# [Exercise instructions]
Among the lines of the material, copy those that hold the string "below".

# [The input]
──────────────────────────────

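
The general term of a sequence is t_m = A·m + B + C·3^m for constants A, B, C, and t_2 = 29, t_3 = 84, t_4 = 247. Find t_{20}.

10460353223

The three given values yield: 2A + B + 9C = 29; 3A + B + 27C = 84; 4A + B + 81C = 247.
Subtracting the first from the second: A + 18C = 55.
Subtracting the second from the third: A + 54C = 163.
Solving: C = 3, A = 1, then B = 0.
Therefore t_{20} = 20 + 0 + 3·3486784401 = 10460353223.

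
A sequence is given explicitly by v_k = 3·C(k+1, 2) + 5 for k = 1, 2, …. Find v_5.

C(6, 2) = 15, so v_5 = 50.

50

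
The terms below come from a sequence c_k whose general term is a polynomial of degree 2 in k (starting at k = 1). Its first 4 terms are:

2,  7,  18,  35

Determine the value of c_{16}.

1st diffs: 5, 11, 17.
2nd diffs: 6, 6 (constant).
So c_k = 3k^2 - 4k + 3.
Evaluating at k = 16 gives c_{16} = 707.

707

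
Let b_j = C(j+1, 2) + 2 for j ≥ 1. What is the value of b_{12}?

C(13, 2) = 78, so b_{12} = 80.

80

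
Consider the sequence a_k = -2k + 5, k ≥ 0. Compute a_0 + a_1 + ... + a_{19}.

Over k = 0..19: Σk = 190.
Total = (-2)·190 + (5)·20 = -280.

-280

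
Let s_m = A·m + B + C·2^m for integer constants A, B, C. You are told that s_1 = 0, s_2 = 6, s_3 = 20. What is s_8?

1002

The three given values yield: A + B + 2C = 0; 2A + B + 4C = 6; 3A + B + 8C = 20.
Subtracting the first from the second: A + 2C = 6.
Subtracting the second from the third: A + 4C = 14.
Solving: C = 4, A = -2, then B = -6.
Therefore s_8 = -16 + (-6) + 4·256 = 1002.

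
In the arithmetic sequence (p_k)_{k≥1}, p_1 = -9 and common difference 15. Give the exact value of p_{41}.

591

p_k = -9 + (k - 1)·15.
p_{41} = -9 + 40·15 = 591.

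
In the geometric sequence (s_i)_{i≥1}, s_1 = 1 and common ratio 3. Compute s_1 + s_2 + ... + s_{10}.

29524

s_i = 1·3^(i-1).
S = 1·(3^10 - 1)/(3 - 1) = 1·(59049 - 1)/(2) = 29524.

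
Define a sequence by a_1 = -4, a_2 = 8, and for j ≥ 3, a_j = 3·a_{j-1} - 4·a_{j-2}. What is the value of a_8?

-1448

Step forward from the initial values:
a_3 = 40; a_4 = 88; a_5 = 104; a_6 = -40; a_7 = -536; a_8 = -1448.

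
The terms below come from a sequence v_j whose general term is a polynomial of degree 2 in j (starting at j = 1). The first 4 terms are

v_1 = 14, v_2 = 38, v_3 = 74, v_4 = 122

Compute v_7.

1st diffs: 24, 36, 48.
2nd diffs: 12, 12 (constant).
Newton forward-difference form: v_j = 14 + 24·C(j-1,1) + 12·C(j-1,2).
At j = 7: j-1 = 6, so v_7 = 14 + 144 + 180 = 338.

338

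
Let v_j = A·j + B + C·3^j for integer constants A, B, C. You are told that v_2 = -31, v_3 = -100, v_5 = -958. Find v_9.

-78706

Write the equations: 2A + B + 9C = -31; 3A + B + 27C = -100; 5A + B + 243C = -958.
Subtracting the first from the second: A + 18C = -69.
Subtracting the second from the third: 2A + 216C = -858.
Solving: C = -4, A = 3, then B = -1.
Hence v_9 = 3·9 + (-1) + (-4)·19683 = -78706.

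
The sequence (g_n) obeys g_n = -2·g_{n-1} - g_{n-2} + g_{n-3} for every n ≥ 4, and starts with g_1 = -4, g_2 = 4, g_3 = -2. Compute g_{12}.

Step forward from the initial values:
g_4 = -4; g_5 = 14; g_6 = -26; g_7 = 34; g_8 = -28; g_9 = -4; g_{10} = 70; g_{11} = -164; g_{12} = 254.

254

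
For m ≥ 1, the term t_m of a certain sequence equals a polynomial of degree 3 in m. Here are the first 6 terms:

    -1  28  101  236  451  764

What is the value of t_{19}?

1st diffs: 29, 73, 135, 215, 313.
2nd diffs: 44, 62, 80, 98.
3rd diffs: 18, 18, 18 (constant).
Newton forward-difference form: t_m = -1 + 29·C(m-1,1) + 44·C(m-1,2) + 18·C(m-1,3).
At m = 19: m-1 = 18, so t_{19} = -1 + 522 + 6732 + 14688 = 21941.

21941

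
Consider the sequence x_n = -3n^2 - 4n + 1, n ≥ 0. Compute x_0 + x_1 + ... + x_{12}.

Over n = 0..12: Σn = 78, Σn² = 650.
Total = (-3)·650 + (-4)·78 + (1)·13 = -2249.

-2249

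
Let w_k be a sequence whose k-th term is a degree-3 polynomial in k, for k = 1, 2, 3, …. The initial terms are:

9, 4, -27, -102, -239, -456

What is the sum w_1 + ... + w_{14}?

-27811

1st diffs: -5, -31, -75, -137, -217.
2nd diffs: -26, -44, -62, -80.
3rd diffs: -18, -18, -18 (constant).
So w_k = -3k^3 + 5k^2 + k + 6.
Continuing: …, -771, -1202, -1767, -2484, …, w_{14} = -7232.
Summing k = 1..14 (14 terms) gives -27811.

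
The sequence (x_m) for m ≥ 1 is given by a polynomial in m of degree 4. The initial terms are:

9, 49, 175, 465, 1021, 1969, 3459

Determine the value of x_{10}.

13041

1st diffs: 40, 126, 290, 556, 948, 1490.
2nd diffs: 86, 164, 266, 392, 542.
3rd diffs: 78, 102, 126, 150.
4th diffs: 24, 24, 24 (constant).
Newton forward-difference form: x_m = 9 + 40·C(m-1,1) + 86·C(m-1,2) + 78·C(m-1,3) + 24·C(m-1,4).
At m = 10: m-1 = 9, so x_{10} = 9 + 360 + 3096 + 6552 + 3024 = 13041.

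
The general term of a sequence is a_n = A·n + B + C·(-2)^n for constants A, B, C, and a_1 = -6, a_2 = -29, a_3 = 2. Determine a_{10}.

Plug in n = 1, 2, 3: A + B - 2C = -6; 2A + B + 4C = -29; 3A + B - 8C = 2.
Subtracting the first from the second: A + 6C = -23.
Subtracting the second from the third: A - 12C = 31.
Solving: C = -3, A = -5, then B = -7.
Hence a_{10} = -5·10 + (-7) + (-3)·1024 = -3129.

-3129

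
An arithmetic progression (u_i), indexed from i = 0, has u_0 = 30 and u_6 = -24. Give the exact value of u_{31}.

Common difference d = (-24 - 30) / (6 - 0) = -9.
u_i = 30 + (i - 0)·(-9).
u_{31} = 30 + 31·(-9) = -249.

-249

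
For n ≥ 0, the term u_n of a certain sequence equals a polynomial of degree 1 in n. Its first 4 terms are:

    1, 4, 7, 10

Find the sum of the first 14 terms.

1st diffs: 3, 3, 3 (constant).
So u_n = 3n + 1.
Continuing: …, 13, 16, 19, 22, …, u_{13} = 40.
Summing n = 0..13 (14 terms) gives 287.

287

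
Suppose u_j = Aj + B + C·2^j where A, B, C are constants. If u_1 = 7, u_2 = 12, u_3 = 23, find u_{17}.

393201

At j = 1, 2, 3: A + B + 2C = 7; 2A + B + 4C = 12; 3A + B + 8C = 23.
Subtracting the first from the second: A + 2C = 5.
Subtracting the second from the third: A + 4C = 11.
Solving: C = 3, A = -1, then B = 2.
Hence u_{17} = -1·17 + 2 + 3·131072 = 393201.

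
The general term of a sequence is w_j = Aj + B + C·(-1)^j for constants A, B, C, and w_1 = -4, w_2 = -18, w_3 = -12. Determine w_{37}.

-148

Plug in j = 1, 2, 3: A + B - C = -4; 2A + B + C = -18; 3A + B - C = -12.
Subtracting the first from the second: A + 2C = -14.
Subtracting the second from the third: A - 2C = 6.
Solving: C = -5, A = -4, then B = -5.
Therefore w_{37} = -148 + (-5) + (-5)·(-1) = -148.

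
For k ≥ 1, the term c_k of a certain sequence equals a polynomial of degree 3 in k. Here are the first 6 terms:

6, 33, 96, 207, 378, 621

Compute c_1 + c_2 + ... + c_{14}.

1st diffs: 27, 63, 111, 171, 243.
2nd diffs: 36, 48, 60, 72.
3rd diffs: 12, 12, 12 (constant).
Newton forward-difference form: c_k = 6 + 27·C(k-1,1) + 36·C(k-1,2) + 12·C(k-1,3).
Continuing: …, 948, 1371, 1902, 2553, …, c_{14} = 6597.
Summing k = 1..14 (14 terms) gives 27657.

27657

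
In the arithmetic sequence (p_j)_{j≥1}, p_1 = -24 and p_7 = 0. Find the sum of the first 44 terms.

2728

Common difference d = (0 - (-24)) / (7 - 1) = 4.
p_j = -24 + (j - 1)·4.
p_{44} = 148; S = 44·(-24 + 148)/2 = 2728.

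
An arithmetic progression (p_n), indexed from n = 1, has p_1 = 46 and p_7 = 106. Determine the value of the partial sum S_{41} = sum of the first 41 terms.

Common difference d = (106 - 46) / (7 - 1) = 10.
p_n = 46 + (n - 1)·10.
p_{41} = 446; S = 41·(46 + 446)/2 = 10086.

10086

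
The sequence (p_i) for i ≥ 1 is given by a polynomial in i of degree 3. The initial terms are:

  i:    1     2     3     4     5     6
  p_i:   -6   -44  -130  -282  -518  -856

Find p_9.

-2662

1st diffs: -38, -86, -152, -236, -338.
2nd diffs: -48, -66, -84, -102.
3rd diffs: -18, -18, -18 (constant).
Newton forward-difference form: p_i = -6 + (-38)·C(i-1,1) + (-48)·C(i-1,2) + (-18)·C(i-1,3).
At i = 9: i-1 = 8, so p_9 = -6 - 304 - 1344 - 1008 = -2662.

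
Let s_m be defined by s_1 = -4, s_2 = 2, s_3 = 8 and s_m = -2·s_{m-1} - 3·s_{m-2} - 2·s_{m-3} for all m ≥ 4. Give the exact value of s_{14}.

-454

Compute successive terms:
s_4 = -14;  s_5 = 0;  s_6 = 26;  …;  s_{11} = -136;  s_{12} = 178;  s_{13} = 96;  s_{14} = -454.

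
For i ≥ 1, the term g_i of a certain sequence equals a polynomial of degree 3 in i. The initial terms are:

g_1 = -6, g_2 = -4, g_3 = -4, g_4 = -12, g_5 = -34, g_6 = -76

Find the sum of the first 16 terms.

-11896

1st diffs: 2, 0, -8, -22, -42.
2nd diffs: -2, -8, -14, -20.
3rd diffs: -6, -6, -6 (constant).
So g_i = -i^3 + 5i^2 - 6i - 4.
Continuing: …, -144, -244, -382, -564, …, g_{16} = -2916.
Summing i = 1..16 (16 terms) gives -11896.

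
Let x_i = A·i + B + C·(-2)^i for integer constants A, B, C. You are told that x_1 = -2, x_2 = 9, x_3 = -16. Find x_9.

-1030

Write the equations: A + B - 2C = -2; 2A + B + 4C = 9; 3A + B - 8C = -16.
Subtracting the first from the second: A + 6C = 11.
Subtracting the second from the third: A - 12C = -25.
Solving: C = 2, A = -1, then B = 3.
Hence x_9 = -1·9 + 3 + 2·(-512) = -1030.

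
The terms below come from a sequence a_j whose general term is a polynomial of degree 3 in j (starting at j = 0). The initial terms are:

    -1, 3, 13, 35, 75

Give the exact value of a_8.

535

1st diffs: 4, 10, 22, 40.
2nd diffs: 6, 12, 18.
3rd diffs: 6, 6 (constant).
Newton forward-difference form: a_j = -1 + 4·C(j,1) + 6·C(j,2) + 6·C(j,3).
At j = 8: j = 8, so a_8 = -1 + 32 + 168 + 336 = 535.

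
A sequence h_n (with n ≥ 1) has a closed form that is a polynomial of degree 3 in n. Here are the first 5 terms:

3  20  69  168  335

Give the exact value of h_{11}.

1st diffs: 17, 49, 99, 167.
2nd diffs: 32, 50, 68.
3rd diffs: 18, 18 (constant).
Newton forward-difference form: h_n = 3 + 17·C(n-1,1) + 32·C(n-1,2) + 18·C(n-1,3).
At n = 11: n-1 = 10, so h_{11} = 3 + 170 + 1440 + 2160 = 3773.

3773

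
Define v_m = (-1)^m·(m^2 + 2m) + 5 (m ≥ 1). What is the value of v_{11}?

(-1)^11 = -1; m^2 + 2m at m=11 is 143; so v_{11} = -138.

-138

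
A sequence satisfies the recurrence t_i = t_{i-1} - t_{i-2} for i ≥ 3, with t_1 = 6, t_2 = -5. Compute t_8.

-5

Applying the relation repeatedly:
t_3 = -11  t_4 = -6  t_5 = 5  t_6 = 11  t_7 = 6  t_8 = -5.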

──────────────────────────────

# [Response box]
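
The terms below come from a sequence c_k whose general term is a polynomial of degree 2 in k (starting at k = 1). Its first 4 terms are:
The terms below come from a sequence v_j whose general term is a polynomial of degree 2 in j (starting at j = 1). The first 4 terms are
The terms below come from a sequence a_j whose general term is a polynomial of degree 3 in j (starting at j = 0). The initial terms are: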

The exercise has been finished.